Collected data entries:
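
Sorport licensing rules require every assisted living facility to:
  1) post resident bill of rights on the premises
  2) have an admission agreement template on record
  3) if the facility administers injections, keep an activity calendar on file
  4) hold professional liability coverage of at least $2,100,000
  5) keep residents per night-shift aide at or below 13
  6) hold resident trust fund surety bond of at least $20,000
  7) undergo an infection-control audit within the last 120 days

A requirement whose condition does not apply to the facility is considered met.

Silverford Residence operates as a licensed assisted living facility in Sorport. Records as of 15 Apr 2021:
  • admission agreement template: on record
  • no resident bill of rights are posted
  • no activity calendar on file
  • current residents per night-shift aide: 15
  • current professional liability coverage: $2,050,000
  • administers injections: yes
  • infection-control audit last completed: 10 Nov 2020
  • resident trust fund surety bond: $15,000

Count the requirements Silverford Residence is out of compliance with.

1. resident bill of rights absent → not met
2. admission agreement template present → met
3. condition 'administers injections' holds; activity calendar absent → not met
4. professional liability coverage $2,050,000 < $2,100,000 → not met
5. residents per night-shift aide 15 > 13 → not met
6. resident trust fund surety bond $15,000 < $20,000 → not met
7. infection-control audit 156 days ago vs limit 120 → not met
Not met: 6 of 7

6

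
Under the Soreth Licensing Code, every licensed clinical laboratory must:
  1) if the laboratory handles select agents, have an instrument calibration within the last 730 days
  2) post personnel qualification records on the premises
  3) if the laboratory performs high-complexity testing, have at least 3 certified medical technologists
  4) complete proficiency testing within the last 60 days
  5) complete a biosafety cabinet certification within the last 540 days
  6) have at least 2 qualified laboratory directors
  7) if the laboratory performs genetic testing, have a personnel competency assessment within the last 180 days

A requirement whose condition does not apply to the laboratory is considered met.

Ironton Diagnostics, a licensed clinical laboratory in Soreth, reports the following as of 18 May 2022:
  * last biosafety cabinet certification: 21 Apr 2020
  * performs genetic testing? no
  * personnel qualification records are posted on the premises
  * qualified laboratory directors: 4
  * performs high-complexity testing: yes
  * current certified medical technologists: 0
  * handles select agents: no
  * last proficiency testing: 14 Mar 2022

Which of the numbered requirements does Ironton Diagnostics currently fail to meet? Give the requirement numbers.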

## Instructions to follow
Recopy the entries above exactly, with every line included.

## Answer area
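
Sorport licensing rules require every assisted living facility to:
  1) post resident bill of rights on the premises
  2) have an admission agreement template on record
  3) if the facility administers injections, keep an activity calendar on file
  4) hold professional liability coverage of at least $2,100,000
  5) keep residents per night-shift aide at or below 13
  6) hold resident trust fund surety bond of at least $20,000
  7) undergo an infection-control audit within the last 120 days

A requirement whose condition does not apply to the facility is considered met.

Silverford Residence operates as a licensed assisted living facility in Sorport. Records as of 15 Apr 2021:
  • admission agreement template: on record
  • no resident bill of rights are posted
  • no activity calendar on file
  • current residents per night-shift aide: 15
  • current professional liability coverage: $2,050,000
  • administers injections: yes
  • infection-control audit last completed: 10 Nov 2020
  • resident trust fund surety bond: $15,000

Count the requirements Silverford Residence is out of compliance with.

1. resident bill of rights absent → not met
2. admission agreement template present → met
3. condition 'administers injections' holds; activity calendar absent → not met
4. professional liability coverage $2,050,000 < $2,100,000 → not met
5. residents per night-shift aide 15 > 13 → not met
6. resident trust fund surety bond $15,000 < $20,000 → not met
7. infection-control audit 156 days ago vs limit 120 → not met
Not met: 6 of 7

6

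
Under the Soreth Licensing Code, every licensed clinical laboratory must:
  1) if the laboratory handles select agents, have an instrument calibration within the last 730 days
  2) post personnel qualification records on the premises
  3) if the laboratory performs high-complexity testing, have at least 3 certified medical technologists
  4) complete proficiency testing within the last 60 days
  5) complete a biosafety cabinet certification within the last 540 days
  6) have at least 2 qualified laboratory directors
  7) if the laboratory performs genetic testing, have a personnel competency assessment within the last 180 days

A requirement whose condition does not apply to the laboratory is considered met.

Ironton Diagnostics, a licensed clinical laboratory in Soreth, reports the following as of 18 May 2022:
  * last biosafety cabinet certification: 21 Apr 2020
  * performs genetic testing? no
  * personnel qualification records are posted on the premises
  * qualified laboratory directors: 4
  * performs high-complexity testing: yes
  * current certified medical technologists: 0
  * handles select agents: no
  * last proficiency testing: 14 Mar 2022

Which of the numbered requirements does Ironton Diagnostics currently fail to meet? Give the requirement numbers.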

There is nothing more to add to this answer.